** Opening Available data block **

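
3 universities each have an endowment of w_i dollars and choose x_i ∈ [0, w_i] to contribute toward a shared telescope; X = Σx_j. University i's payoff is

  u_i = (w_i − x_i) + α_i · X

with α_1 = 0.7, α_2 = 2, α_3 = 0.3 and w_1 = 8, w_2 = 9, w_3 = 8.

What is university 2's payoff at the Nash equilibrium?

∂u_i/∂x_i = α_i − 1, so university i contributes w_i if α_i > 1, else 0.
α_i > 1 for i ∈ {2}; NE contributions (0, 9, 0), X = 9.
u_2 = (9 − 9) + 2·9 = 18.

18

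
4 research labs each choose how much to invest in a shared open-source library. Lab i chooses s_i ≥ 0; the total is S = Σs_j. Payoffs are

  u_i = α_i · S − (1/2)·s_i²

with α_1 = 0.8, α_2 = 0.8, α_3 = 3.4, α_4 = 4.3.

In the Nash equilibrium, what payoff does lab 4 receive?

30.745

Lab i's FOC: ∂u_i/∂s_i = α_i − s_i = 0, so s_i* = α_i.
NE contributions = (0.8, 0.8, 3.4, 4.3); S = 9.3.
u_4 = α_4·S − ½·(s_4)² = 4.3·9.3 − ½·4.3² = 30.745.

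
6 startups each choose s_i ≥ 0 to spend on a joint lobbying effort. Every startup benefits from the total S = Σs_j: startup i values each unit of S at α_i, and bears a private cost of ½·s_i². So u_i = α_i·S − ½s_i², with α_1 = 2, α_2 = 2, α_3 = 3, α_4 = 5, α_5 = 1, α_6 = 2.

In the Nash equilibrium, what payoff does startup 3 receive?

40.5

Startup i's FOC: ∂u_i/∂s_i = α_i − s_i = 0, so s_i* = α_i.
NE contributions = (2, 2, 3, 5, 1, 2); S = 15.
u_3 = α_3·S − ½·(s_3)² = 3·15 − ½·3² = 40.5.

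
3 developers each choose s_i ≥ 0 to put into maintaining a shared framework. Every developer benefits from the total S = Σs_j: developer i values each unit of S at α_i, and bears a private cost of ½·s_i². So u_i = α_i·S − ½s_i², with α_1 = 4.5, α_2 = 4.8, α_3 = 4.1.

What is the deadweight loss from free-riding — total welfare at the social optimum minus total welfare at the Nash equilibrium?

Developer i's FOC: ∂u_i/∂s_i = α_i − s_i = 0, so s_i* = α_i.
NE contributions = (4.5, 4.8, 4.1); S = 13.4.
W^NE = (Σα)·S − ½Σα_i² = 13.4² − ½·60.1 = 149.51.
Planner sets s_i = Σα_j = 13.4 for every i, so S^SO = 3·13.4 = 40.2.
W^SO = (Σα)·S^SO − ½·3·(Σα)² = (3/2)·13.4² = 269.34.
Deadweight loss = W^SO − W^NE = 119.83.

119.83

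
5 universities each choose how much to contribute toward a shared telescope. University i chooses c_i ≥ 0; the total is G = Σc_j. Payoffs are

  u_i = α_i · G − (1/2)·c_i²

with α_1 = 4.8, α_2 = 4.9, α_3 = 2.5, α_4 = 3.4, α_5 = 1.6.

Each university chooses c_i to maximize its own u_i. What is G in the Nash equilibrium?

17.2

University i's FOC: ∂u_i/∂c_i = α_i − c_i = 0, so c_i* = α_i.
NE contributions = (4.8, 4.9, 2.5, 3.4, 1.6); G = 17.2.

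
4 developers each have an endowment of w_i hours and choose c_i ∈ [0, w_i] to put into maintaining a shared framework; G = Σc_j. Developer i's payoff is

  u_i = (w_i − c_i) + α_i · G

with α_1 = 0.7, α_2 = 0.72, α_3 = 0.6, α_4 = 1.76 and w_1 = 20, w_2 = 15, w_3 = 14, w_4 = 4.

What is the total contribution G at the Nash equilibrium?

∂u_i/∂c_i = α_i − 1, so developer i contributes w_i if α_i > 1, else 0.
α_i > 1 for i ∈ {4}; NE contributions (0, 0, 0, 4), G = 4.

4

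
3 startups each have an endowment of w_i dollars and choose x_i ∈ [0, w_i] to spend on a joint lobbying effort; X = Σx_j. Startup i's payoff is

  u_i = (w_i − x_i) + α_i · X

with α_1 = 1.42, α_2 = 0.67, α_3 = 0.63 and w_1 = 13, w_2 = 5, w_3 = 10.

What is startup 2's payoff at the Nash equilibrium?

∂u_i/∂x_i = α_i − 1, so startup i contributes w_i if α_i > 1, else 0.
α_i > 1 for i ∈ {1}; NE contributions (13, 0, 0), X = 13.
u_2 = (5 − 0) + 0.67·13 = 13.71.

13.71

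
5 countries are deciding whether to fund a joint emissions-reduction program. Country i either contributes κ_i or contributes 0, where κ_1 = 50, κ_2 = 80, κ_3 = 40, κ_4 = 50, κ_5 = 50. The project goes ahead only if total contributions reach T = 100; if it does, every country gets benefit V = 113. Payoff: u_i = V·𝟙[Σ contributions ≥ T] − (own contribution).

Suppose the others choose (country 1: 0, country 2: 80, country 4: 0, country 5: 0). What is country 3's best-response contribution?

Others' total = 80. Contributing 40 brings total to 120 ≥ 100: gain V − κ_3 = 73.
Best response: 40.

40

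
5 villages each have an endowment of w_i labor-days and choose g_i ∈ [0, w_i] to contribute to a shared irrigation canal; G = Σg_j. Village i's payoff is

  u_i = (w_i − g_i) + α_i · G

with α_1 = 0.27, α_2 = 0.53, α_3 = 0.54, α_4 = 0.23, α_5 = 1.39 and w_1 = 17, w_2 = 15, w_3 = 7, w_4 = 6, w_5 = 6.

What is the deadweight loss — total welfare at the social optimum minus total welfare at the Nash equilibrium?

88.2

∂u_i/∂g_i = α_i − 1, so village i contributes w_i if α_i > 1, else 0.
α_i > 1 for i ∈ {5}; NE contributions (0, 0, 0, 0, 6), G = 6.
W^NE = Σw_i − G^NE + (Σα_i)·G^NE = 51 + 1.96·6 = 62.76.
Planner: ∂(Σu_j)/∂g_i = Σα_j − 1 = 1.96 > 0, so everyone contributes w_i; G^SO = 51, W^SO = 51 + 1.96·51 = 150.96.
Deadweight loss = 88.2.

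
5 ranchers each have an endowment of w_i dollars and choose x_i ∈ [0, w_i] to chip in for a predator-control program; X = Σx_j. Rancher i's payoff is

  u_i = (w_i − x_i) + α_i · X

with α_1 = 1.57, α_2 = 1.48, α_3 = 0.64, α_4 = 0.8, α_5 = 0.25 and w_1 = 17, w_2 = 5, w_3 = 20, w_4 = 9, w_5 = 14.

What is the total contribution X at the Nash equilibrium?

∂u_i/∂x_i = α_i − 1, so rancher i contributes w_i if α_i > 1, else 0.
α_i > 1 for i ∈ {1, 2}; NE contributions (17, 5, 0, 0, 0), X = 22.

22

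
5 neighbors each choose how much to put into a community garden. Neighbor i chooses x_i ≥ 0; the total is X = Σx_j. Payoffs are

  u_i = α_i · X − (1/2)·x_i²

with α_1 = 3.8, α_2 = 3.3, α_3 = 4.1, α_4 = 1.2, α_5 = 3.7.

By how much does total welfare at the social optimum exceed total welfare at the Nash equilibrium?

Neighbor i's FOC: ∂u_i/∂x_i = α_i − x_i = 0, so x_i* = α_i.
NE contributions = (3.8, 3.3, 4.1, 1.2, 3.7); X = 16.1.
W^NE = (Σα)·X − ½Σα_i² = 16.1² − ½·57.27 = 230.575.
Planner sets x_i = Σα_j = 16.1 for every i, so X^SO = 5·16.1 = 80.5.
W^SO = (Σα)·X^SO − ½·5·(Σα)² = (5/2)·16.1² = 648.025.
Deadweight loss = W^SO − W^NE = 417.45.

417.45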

** Closing Available data block **

Activity
Considering the records above, count the lines where the string "developers" occurs and return that number alone.

Expected answer
2